WORK TO COMPLETE>
Could you restate every line of the data word for word?

MATERIAL FOR THIS EXERCISE>
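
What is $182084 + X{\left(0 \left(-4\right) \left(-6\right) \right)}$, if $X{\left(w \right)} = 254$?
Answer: $182338$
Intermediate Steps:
$182084 + X{\left(0 \left(-4\right) \left(-6\right) \right)} = 182084 + 254 = 182338$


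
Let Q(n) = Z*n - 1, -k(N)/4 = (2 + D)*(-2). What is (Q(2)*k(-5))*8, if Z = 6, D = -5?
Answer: -2112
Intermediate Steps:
k(N) = -24 (k(N) = -4*(2 - 5)*(-2) = -(-12)*(-2) = -4*6 = -24)
Q(n) = -1 + 6*n (Q(n) = 6*n - 1 = -1 + 6*n)
(Q(2)*k(-5))*8 = ((-1 + 6*2)*(-24))*8 = ((-1 + 12)*(-24))*8 = (11*(-24))*8 = -264*8 = -2112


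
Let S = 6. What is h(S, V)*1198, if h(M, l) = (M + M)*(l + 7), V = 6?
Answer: 186888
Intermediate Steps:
h(M, l) = 2*M*(7 + l) (h(M, l) = (2*M)*(7 + l) = 2*M*(7 + l))
h(S, V)*1198 = (2*6*(7 + 6))*1198 = (2*6*13)*1198 = 156*1198 = 186888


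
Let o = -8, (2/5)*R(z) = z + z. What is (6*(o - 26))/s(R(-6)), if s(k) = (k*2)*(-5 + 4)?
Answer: -17/5 ≈ -3.4000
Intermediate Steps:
R(z) = 5*z (R(z) = 5*(z + z)/2 = 5*(2*z)/2 = 5*z)
s(k) = -2*k (s(k) = (2*k)*(-1) = -2*k)
(6*(o - 26))/s(R(-6)) = (6*(-8 - 26))/((-10*(-6))) = (6*(-34))/((-2*(-30))) = -204/60 = -204*1/60 = -17/5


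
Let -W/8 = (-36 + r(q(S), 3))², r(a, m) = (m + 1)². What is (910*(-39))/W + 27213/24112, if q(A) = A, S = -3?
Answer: 5892603/482240 ≈ 12.219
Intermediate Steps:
r(a, m) = (1 + m)²
W = -3200 (W = -8*(-36 + (1 + 3)²)² = -8*(-36 + 4²)² = -8*(-36 + 16)² = -8*(-20)² = -8*400 = -3200)
(910*(-39))/W + 27213/24112 = (910*(-39))/(-3200) + 27213/24112 = -35490*(-1/3200) + 27213*(1/24112) = 3549/320 + 27213/24112 = 5892603/482240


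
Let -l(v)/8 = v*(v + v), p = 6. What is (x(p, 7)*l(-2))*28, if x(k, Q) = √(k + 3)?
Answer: -5376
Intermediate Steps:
l(v) = -16*v² (l(v) = -8*v*(v + v) = -8*v*2*v = -16*v²)
x(k, Q) = √(3 + k)
(x(p, 7)*l(-2))*28 = (√(3 + 6)*(-16*(-2)²))*28 = (√9*(-16*4))*28 = (3*(-64))*28 = -192*28 = -5376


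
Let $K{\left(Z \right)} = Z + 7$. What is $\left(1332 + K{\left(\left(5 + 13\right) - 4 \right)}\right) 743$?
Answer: $1005279$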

RESPONSE TO THIS TASK>
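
What is $182084 + X{\left(0 \left(-4\right) \left(-6\right) \right)}$, if $X{\left(w \right)} = 254$?
Answer: $182338$
Intermediate Steps:
$182084 + X{\left(0 \left(-4\right) \left(-6\right) \right)} = 182084 + 254 = 182338$


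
Let Q(n) = Z*n - 1, -k(N)/4 = (2 + D)*(-2). What is (Q(2)*k(-5))*8, if Z = 6, D = -5?
Answer: -2112
Intermediate Steps:
k(N) = -24 (k(N) = -4*(2 - 5)*(-2) = -(-12)*(-2) = -4*6 = -24)
Q(n) = -1 + 6*n (Q(n) = 6*n - 1 = -1 + 6*n)
(Q(2)*k(-5))*8 = ((-1 + 6*2)*(-24))*8 = ((-1 + 12)*(-24))*8 = (11*(-24))*8 = -264*8 = -2112


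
Let S = 6. What is h(S, V)*1198, if h(M, l) = (M + M)*(l + 7), V = 6?
Answer: 186888
Intermediate Steps:
h(M, l) = 2*M*(7 + l) (h(M, l) = (2*M)*(7 + l) = 2*M*(7 + l))
h(S, V)*1198 = (2*6*(7 + 6))*1198 = (2*6*13)*1198 = 156*1198 = 186888


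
Let o = -8, (2/5)*R(z) = z + z. What is (6*(o - 26))/s(R(-6)), if s(k) = (k*2)*(-5 + 4)?
Answer: -17/5 ≈ -3.4000
Intermediate Steps:
R(z) = 5*z (R(z) = 5*(z + z)/2 = 5*(2*z)/2 = 5*z)
s(k) = -2*k (s(k) = (2*k)*(-1) = -2*k)
(6*(o - 26))/s(R(-6)) = (6*(-8 - 26))/((-10*(-6))) = (6*(-34))/((-2*(-30))) = -204/60 = -204*1/60 = -17/5


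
Let -W/8 = (-36 + r(q(S), 3))², r(a, m) = (m + 1)². What is (910*(-39))/W + 27213/24112, if q(A) = A, S = -3?
Answer: 5892603/482240 ≈ 12.219
Intermediate Steps:
r(a, m) = (1 + m)²
W = -3200 (W = -8*(-36 + (1 + 3)²)² = -8*(-36 + 4²)² = -8*(-36 + 16)² = -8*(-20)² = -8*400 = -3200)
(910*(-39))/W + 27213/24112 = (910*(-39))/(-3200) + 27213/24112 = -35490*(-1/3200) + 27213*(1/24112) = 3549/320 + 27213/24112 = 5892603/482240


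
Let -l(v)/8 = v*(v + v), p = 6. What is (x(p, 7)*l(-2))*28, if x(k, Q) = √(k + 3)?
Answer: -5376
Intermediate Steps:
l(v) = -16*v² (l(v) = -8*v*(v + v) = -8*v*2*v = -16*v²)
x(k, Q) = √(3 + k)
(x(p, 7)*l(-2))*28 = (√(3 + 6)*(-16*(-2)²))*28 = (√9*(-16*4))*28 = (3*(-64))*28 = -192*28 = -5376


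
Let $K{\left(Z \right)} = Z + 7$. What is $\left(1332 + K{\left(\left(5 + 13\right) - 4 \right)}\right) 743$?
Answer: $1005279$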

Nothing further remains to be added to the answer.